WORK REQUEST:
Look for the line that has "x ≡ 11 (mod 13)" in the material below; please repeat it and every line after it, exactly, up to and including the line that has "(moduli pairwise coprime, product", and nothing else.

(DATA RECORDS begins)

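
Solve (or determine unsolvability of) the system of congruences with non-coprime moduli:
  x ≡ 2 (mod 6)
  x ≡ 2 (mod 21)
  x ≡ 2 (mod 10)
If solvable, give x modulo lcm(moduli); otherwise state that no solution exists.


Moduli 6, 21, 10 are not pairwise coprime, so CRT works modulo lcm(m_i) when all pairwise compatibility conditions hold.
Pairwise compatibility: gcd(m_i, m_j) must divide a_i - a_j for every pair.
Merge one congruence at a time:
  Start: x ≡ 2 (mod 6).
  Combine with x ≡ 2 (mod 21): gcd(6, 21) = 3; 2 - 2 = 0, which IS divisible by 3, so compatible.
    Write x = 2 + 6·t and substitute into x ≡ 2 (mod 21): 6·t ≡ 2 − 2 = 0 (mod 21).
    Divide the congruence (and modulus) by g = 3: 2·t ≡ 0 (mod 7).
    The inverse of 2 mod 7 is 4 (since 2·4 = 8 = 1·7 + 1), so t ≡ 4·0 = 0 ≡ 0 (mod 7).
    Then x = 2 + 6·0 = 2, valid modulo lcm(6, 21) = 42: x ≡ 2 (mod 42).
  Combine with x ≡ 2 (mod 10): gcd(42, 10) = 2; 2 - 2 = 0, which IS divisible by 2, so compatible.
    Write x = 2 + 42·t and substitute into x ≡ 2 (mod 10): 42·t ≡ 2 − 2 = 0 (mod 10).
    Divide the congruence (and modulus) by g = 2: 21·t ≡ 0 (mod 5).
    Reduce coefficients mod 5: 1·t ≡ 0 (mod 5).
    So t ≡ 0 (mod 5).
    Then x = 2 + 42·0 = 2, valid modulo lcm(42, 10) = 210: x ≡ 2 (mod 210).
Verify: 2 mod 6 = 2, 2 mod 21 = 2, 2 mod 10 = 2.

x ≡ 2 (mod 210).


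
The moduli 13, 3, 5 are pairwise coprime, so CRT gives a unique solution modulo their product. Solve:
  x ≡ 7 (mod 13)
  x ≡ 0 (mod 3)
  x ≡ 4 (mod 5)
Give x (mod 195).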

(DATA RECORDS ends)
(DATA RECORDS begins)

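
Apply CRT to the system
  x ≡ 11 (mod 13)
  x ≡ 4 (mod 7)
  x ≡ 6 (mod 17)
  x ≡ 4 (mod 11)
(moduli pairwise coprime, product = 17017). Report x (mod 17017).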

(DATA RECORDS ends)

TASK RESPONSE:
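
  x ≡ 11 (mod 13)
  x ≡ 4 (mod 7)
  x ≡ 6 (mod 17)
  x ≡ 4 (mod 11)
(moduli pairwise coprime, product = 17017). Report x (mod 17017).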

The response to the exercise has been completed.